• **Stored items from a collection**
===============

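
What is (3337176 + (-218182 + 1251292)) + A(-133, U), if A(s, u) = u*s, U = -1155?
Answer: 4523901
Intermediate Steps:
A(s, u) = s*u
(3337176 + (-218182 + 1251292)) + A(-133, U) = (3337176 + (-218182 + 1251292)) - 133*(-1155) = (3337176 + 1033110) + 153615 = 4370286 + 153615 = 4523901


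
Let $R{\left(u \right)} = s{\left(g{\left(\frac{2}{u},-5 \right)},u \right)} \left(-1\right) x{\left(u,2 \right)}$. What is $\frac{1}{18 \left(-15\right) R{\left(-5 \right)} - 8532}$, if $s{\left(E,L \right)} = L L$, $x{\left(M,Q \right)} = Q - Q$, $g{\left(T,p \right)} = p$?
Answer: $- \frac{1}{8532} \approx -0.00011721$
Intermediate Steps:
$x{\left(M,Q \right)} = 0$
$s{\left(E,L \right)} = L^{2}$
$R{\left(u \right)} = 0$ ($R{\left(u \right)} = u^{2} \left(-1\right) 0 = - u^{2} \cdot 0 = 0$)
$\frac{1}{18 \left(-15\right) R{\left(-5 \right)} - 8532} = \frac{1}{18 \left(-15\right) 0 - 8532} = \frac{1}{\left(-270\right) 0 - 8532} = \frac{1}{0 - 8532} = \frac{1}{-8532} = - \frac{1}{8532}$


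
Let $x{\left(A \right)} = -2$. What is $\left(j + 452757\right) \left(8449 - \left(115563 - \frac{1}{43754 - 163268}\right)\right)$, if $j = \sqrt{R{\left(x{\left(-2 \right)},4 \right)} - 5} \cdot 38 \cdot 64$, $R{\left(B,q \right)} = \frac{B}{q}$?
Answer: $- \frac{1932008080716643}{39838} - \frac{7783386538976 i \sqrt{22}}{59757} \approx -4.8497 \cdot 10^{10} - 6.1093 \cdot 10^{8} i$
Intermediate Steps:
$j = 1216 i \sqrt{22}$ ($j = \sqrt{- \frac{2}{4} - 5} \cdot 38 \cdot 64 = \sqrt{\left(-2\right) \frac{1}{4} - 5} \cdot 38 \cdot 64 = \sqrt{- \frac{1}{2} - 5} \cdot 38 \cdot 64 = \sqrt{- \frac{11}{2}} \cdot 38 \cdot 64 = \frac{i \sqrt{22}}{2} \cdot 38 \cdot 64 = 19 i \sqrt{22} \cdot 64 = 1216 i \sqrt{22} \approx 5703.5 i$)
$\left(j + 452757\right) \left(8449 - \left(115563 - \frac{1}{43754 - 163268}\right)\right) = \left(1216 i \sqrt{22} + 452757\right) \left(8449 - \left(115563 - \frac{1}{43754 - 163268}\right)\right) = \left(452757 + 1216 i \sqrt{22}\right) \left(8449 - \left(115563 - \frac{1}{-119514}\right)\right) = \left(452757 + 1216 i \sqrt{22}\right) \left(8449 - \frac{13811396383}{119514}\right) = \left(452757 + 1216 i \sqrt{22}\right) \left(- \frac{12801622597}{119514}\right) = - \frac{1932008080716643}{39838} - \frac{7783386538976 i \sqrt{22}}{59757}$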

===============

• **Exercise objective**
From the entries, copy every line in which the string "What" can be found.

• **Exercise response**
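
What is (3337176 + (-218182 + 1251292)) + A(-133, U), if A(s, u) = u*s, U = -1155?
Let $R{\left(u \right)} = s{\left(g{\left(\frac{2}{u},-5 \right)},u \right)} \left(-1\right) x{\left(u,2 \right)}$. What is $\frac{1}{18 \left(-15\right) R{\left(-5 \right)} - 8532}$, if $s{\left(E,L \right)} = L L$, $x{\left(M,Q \right)} = Q - Q$, $g{\left(T,p \right)} = p$?
Let $x{\left(A \right)} = -2$. What is $\left(j + 452757\right) \left(8449 - \left(115563 - \frac{1}{43754 - 163268}\right)\right)$, if $j = \sqrt{R{\left(x{\left(-2 \right)},4 \right)} - 5} \cdot 38 \cdot 64$, $R{\left(B,q \right)} = \frac{B}{q}$?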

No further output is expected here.